*** ENTRIES PROVIDED Section Begins ***

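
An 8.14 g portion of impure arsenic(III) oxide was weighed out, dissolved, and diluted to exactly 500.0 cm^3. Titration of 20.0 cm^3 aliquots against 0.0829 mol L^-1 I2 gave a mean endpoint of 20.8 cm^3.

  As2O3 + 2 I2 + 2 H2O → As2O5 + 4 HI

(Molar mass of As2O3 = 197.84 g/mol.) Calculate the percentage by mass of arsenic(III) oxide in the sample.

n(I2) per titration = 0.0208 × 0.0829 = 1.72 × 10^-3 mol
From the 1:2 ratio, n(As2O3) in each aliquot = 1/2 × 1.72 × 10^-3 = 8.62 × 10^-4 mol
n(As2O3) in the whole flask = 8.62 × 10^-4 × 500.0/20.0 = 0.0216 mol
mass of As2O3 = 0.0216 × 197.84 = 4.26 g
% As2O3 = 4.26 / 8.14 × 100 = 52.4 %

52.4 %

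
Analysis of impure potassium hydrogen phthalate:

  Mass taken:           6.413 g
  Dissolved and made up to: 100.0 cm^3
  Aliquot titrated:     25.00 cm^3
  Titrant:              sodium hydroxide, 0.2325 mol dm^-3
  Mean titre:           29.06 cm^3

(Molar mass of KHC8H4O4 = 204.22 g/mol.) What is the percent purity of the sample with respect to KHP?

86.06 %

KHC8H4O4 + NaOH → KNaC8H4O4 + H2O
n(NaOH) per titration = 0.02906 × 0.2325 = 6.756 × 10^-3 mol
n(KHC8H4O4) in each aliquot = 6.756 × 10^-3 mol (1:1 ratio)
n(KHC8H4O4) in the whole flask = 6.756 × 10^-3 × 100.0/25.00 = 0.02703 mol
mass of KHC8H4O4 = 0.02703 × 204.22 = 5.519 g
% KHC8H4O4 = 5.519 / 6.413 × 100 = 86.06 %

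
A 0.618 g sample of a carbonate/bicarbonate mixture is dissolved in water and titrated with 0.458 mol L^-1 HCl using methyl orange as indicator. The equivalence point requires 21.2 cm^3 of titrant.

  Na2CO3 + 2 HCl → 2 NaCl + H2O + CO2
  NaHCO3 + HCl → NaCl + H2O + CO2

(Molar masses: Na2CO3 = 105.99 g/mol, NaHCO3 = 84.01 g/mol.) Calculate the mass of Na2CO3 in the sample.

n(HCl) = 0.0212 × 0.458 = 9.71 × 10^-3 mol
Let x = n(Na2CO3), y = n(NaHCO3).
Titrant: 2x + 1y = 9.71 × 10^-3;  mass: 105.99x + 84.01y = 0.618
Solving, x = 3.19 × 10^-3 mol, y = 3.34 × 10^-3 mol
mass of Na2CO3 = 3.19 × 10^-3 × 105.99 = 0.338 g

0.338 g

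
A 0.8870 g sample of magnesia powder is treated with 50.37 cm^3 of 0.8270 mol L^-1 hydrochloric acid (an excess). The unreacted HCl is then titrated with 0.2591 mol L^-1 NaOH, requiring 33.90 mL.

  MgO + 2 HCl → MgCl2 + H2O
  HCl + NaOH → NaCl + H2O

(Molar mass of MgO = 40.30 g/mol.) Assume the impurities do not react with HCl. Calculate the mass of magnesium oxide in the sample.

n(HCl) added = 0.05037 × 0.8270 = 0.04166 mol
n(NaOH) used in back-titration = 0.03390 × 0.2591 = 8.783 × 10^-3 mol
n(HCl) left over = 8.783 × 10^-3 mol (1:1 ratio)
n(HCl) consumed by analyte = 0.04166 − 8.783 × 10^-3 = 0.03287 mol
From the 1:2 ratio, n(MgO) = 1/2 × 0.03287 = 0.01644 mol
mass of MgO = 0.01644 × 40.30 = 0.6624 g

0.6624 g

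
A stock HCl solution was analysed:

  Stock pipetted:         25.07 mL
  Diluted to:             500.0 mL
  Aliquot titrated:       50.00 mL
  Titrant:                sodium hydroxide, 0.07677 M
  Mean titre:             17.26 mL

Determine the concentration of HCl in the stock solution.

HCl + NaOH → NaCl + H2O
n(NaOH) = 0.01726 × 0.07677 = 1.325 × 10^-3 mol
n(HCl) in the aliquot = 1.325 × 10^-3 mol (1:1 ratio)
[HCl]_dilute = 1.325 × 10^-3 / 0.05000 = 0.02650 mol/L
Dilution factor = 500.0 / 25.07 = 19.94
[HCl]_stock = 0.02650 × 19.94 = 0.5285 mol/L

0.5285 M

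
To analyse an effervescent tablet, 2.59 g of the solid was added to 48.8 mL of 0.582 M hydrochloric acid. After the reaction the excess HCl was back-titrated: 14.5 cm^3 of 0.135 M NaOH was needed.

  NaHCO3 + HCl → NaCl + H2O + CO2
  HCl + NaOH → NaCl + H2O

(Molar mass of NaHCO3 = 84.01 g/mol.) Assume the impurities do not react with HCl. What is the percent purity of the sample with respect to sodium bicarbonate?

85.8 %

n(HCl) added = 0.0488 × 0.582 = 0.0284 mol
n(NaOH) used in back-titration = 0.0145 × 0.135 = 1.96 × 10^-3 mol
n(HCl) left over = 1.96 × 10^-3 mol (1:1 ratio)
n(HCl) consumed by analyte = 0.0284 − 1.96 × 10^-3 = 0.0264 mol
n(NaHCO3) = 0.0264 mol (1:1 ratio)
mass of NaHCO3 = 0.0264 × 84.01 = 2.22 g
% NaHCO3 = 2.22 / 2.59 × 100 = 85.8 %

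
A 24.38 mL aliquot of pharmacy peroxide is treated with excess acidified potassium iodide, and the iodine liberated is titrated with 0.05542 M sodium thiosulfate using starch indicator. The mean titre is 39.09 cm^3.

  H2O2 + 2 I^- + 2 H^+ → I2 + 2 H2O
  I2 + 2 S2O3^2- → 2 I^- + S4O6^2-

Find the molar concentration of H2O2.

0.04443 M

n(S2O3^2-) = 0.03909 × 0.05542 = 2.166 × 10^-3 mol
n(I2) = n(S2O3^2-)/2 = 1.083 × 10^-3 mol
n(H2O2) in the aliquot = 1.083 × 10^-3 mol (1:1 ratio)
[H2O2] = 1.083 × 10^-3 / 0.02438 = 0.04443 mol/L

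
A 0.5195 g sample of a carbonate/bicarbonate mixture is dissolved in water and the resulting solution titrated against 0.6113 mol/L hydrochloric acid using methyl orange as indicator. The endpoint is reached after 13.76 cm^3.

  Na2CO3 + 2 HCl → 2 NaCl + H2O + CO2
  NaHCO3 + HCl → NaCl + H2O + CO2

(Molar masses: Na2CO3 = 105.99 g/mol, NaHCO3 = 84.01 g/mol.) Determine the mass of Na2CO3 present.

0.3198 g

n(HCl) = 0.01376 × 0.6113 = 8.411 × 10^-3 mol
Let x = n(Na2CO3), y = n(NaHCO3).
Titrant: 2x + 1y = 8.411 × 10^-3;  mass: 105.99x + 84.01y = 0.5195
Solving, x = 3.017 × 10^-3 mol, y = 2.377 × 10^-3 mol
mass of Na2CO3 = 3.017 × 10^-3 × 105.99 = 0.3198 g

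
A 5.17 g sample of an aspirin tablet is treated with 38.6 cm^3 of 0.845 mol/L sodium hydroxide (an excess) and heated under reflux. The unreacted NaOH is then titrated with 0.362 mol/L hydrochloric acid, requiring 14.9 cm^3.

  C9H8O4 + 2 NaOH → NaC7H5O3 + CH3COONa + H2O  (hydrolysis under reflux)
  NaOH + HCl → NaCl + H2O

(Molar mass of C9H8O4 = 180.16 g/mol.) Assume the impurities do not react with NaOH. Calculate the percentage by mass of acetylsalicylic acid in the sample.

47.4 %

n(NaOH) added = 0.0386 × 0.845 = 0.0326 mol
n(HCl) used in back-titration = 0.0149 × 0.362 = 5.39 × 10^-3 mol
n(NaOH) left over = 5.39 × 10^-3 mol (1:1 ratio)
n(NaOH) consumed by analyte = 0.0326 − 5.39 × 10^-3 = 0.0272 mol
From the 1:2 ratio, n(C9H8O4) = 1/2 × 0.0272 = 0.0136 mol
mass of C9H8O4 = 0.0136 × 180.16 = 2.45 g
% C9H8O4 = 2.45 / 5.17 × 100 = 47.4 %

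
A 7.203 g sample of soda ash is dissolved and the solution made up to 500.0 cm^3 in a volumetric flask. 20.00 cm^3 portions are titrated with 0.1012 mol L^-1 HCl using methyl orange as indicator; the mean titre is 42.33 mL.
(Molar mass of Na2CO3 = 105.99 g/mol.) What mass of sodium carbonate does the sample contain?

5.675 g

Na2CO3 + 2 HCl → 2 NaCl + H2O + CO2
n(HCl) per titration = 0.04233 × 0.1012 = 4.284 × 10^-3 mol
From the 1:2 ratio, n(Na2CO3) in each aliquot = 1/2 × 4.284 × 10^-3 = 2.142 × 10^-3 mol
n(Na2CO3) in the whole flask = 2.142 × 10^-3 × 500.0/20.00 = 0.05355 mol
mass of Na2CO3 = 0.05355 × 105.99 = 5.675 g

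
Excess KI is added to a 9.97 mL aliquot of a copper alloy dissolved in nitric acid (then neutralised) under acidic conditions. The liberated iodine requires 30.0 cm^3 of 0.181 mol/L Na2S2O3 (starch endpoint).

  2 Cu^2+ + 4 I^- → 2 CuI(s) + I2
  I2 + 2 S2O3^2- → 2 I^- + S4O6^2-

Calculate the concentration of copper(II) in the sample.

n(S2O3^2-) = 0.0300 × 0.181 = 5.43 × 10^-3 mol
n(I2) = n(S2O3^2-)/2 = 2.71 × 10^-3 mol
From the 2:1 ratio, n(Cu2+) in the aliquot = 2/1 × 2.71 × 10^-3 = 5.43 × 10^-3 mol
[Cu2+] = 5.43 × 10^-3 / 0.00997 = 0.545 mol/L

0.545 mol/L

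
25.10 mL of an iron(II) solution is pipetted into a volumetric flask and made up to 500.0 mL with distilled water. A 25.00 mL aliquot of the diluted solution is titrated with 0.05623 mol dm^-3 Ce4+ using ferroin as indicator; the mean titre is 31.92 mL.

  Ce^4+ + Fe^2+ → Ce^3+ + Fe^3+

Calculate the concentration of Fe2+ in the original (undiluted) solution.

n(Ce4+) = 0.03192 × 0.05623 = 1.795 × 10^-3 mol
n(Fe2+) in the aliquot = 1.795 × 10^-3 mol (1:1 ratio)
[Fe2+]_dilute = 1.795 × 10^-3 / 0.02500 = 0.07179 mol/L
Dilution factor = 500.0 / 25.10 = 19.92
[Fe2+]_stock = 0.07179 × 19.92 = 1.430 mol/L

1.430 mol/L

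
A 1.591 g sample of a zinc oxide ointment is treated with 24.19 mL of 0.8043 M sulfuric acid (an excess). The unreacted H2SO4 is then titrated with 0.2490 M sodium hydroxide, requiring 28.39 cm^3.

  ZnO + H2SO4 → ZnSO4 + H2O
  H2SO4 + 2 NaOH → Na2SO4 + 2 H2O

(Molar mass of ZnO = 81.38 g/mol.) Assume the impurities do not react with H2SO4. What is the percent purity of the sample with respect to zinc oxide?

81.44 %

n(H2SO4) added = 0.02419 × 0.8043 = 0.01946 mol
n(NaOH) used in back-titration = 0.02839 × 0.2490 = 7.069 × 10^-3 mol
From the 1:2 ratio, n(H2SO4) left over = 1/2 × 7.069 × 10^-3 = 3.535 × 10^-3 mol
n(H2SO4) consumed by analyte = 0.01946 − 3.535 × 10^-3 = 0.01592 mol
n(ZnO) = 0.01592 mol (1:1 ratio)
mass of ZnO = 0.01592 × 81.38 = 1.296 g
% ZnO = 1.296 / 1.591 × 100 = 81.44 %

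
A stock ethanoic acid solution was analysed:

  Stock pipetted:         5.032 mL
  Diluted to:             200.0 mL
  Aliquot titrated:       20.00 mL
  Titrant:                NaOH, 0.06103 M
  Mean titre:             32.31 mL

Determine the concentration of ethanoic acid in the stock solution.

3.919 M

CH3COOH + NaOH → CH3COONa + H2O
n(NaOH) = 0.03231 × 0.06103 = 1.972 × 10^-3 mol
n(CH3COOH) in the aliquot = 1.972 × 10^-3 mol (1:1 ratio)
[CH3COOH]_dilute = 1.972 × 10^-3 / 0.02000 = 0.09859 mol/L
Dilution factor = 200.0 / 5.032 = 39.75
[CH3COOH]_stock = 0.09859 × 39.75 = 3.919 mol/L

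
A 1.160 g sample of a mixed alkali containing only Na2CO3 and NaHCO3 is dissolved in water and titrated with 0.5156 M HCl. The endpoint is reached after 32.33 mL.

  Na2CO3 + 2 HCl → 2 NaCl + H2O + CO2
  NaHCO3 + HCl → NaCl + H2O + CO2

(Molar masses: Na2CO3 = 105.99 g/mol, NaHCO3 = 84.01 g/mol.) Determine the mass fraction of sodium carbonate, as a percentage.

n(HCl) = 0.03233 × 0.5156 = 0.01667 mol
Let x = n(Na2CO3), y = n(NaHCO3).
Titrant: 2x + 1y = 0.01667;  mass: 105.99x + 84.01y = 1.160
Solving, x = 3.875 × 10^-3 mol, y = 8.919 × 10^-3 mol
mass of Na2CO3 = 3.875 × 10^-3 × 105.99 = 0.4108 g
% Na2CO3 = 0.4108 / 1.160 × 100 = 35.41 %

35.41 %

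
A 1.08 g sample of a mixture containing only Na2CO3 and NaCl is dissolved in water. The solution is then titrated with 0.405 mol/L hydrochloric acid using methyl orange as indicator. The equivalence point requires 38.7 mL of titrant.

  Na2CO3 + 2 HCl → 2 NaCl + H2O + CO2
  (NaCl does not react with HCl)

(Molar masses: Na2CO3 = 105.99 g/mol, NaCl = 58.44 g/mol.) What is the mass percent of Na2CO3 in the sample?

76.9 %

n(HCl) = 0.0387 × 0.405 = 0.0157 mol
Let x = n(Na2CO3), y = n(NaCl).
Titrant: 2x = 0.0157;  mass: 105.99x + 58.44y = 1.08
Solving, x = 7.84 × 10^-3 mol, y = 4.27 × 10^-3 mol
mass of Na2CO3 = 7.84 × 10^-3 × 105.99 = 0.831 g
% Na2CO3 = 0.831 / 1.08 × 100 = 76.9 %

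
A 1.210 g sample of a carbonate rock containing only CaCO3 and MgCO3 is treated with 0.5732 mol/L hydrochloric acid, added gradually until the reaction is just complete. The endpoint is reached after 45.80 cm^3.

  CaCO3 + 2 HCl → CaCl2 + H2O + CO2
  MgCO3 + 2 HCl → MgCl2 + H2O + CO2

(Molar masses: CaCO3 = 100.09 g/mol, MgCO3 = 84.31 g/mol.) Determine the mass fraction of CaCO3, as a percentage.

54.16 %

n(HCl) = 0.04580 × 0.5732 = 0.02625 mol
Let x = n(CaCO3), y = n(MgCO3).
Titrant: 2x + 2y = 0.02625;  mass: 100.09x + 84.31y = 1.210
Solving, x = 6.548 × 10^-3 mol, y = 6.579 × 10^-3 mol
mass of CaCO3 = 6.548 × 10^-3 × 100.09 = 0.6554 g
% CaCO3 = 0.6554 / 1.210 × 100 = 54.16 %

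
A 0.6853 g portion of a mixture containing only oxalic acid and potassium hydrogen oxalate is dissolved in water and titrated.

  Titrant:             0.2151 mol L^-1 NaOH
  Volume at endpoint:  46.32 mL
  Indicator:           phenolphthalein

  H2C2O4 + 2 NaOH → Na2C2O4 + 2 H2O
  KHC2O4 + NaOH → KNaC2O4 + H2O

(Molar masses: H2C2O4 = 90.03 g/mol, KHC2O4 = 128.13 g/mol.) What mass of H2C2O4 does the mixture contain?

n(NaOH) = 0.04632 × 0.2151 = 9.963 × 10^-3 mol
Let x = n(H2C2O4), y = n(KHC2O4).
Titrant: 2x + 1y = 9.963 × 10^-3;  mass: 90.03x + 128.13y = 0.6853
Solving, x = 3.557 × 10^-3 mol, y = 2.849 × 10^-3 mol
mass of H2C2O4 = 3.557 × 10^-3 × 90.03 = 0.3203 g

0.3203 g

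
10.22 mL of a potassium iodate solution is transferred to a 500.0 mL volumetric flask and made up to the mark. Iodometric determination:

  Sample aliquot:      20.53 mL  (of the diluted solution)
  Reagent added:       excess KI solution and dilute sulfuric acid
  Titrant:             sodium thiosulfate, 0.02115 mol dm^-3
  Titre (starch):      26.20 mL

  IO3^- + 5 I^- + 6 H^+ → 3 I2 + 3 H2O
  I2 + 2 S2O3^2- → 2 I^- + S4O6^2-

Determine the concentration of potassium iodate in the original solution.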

*** ENTRIES PROVIDED Section Ends ***

[WHAT IS REQUIRED]
Which of the lines above carry the string "analysed"? Copy every one.

[EXPECTED ANSWER]
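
A stock HCl solution was analysed:
A stock ethanoic acid solution was analysed: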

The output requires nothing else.